**WORK REQUIRED**
From the material below, pull each line containing the string "Answer".

**EXERCISE MATERIALS**

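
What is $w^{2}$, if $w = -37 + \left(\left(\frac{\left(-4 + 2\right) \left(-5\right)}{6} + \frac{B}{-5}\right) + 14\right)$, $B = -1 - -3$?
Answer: $\frac{106276}{225} \approx 472.34$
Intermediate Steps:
$B = 2$ ($B = -1 + 3 = 2$)
$w = - \frac{326}{15}$ ($w = -37 + \left(\left(\frac{\left(-4 + 2\right) \left(-5\right)}{6} + \frac{2}{-5}\right) + 14\right) = -37 + \left(\left(\left(-2\right) \left(-5\right) \frac{1}{6} + 2 \left(- \frac{1}{5}\right)\right) + 14\right) = -37 + \left(\left(10 \cdot \frac{1}{6} - \frac{2}{5}\right) + 14\right) = -37 + \left(\left(\frac{5}{3} - \frac{2}{5}\right) + 14\right) = -37 + \left(\frac{19}{15} + 14\right) = -37 + \frac{229}{15} = - \frac{326}{15} \approx -21.733$)
$w^{2} = \left(- \frac{326}{15}\right)^{2} = \frac{106276}{225}$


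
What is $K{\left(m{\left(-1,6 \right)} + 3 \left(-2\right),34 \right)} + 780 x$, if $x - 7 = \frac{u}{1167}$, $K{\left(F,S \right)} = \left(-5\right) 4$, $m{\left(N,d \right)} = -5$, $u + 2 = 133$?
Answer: $\frac{2150220}{389} \approx 5527.6$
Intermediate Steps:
$u = 131$ ($u = -2 + 133 = 131$)
$K{\left(F,S \right)} = -20$
$x = \frac{8300}{1167}$ ($x = 7 + \frac{131}{1167} = \frac{8300}{1167} \approx 7.1123$)
$K{\left(m{\left(-1,6 \right)} + 3 \left(-2\right),34 \right)} + 780 x = -20 + 780 \cdot \frac{8300}{1167} = -20 + \frac{2158000}{389} = \frac{2150220}{389}$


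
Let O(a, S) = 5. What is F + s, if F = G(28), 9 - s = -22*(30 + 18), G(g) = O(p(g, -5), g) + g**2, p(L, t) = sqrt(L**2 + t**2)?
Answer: 1854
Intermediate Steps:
G(g) = 5 + g**2
s = 1065 (s = 9 - (-22)*(30 + 18) = 9 - (-22)*48 = 9 - 1*(-1056) = 9 + 1056 = 1065)
F = 789 (F = 5 + 28**2 = 5 + 784 = 789)
F + s = 789 + 1065 = 1854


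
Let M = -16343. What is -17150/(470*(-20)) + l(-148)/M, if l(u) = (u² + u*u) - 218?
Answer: -2589271/3072484 ≈ -0.84273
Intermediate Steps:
l(u) = -218 + 2*u² (l(u) = (u² + u²) - 218 = 2*u² - 218 = -218 + 2*u²)
-17150/(470*(-20)) + l(-148)/M = -17150/(470*(-20)) + (-218 + 2*(-148)²)/(-16343) = -17150/(-9400) + (-218 + 2*21904)*(-1/16343) = -17150*(-1/9400) + (-218 + 43808)*(-1/16343) = 343/188 + 43590*(-1/16343) = 343/188 - 43590/16343 = -2589271/3072484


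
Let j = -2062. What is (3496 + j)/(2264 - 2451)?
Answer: -1434/187 ≈ -7.6684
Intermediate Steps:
(3496 + j)/(2264 - 2451) = (3496 - 2062)/(2264 - 2451) = 1434/(-187) = 1434*(-1/187) = -1434/187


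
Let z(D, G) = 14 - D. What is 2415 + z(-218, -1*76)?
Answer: 2647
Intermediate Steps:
2415 + z(-218, -1*76) = 2415 + (14 - 1*(-218)) = 2415 + (14 + 218) = 2415 + 232 = 2647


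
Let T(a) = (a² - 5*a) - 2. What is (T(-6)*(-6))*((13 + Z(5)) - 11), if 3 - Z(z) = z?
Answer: 0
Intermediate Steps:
T(a) = -2 + a² - 5*a
Z(z) = 3 - z
(T(-6)*(-6))*((13 + Z(5)) - 11) = ((-2 + (-6)² - 5*(-6))*(-6))*((13 + (3 - 1*5)) - 11) = ((-2 + 36 + 30)*(-6))*((13 + (3 - 5)) - 11) = (64*(-6))*((13 - 2) - 11) = -384*(11 - 11) = -384*0 = 0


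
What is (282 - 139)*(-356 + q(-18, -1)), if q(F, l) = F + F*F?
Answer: -7150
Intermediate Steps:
q(F, l) = F + F²
(282 - 139)*(-356 + q(-18, -1)) = (282 - 139)*(-356 - 18*(1 - 18)) = 143*(-356 - 18*(-17)) = 143*(-356 + 306) = 143*(-50) = -7150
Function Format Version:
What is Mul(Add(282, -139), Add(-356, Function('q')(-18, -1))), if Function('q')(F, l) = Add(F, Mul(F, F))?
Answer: -7150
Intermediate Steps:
Function('q')(F, l) = Add(F, Pow(F, 2))
Mul(Add(282, -139), Add(-356, Function('q')(-18, -1))) = Mul(Add(282, -139), Add(-356, Mul(-18, Add(1, -18)))) = Mul(143, Add(-356, Mul(-18, -17))) = Mul(143, Add(-356, 306)) = Mul(143, -50) = -7150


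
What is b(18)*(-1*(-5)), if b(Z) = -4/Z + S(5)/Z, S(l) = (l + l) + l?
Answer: 55/18 ≈ 3.0556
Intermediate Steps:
S(l) = 3*l (S(l) = 2*l + l = 3*l)
b(Z) = 11/Z (b(Z) = -4/Z + (3*5)/Z = -4/Z + 15/Z = 11/Z)
b(18)*(-1*(-5)) = (11/18)*(-1*(-5)) = (11*(1/18))*5 = (11/18)*5 = 55/18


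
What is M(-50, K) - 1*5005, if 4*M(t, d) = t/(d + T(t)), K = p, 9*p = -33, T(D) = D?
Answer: -1611535/322 ≈ -5004.8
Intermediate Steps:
p = -11/3 (p = (⅑)*(-33) = -11/3 ≈ -3.6667)
K = -11/3 ≈ -3.6667
M(t, d) = t/(4*(d + t)) (M(t, d) = (t/(d + t))/4 = t/(4*(d + t)))
M(-50, K) - 1*5005 = (¼)*(-50)/(-11/3 - 50) - 1*5005 = (¼)*(-50)/(-161/3) - 5005 = (¼)*(-50)*(-3/161) - 5005 = 75/322 - 5005 = -1611535/322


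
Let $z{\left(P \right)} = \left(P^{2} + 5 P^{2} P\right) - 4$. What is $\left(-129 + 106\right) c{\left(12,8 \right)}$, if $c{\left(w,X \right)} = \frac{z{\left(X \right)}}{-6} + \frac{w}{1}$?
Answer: $\frac{29302}{3} \approx 9767.3$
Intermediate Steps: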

**EXERCISE OUTPUT**
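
Answer: $\frac{106276}{225} \approx 472.34$
Answer: $\frac{2150220}{389} \approx 5527.6$
Answer: 1854
Answer: -2589271/3072484 ≈ -0.84273
Answer: -1434/187 ≈ -7.6684
Answer: 2647
Answer: 0
Answer: -7150
Answer: -7150
Answer: 55/18 ≈ 3.0556
Answer: -1611535/322 ≈ -5004.8
Answer: $\frac{29302}{3} \approx 9767.3$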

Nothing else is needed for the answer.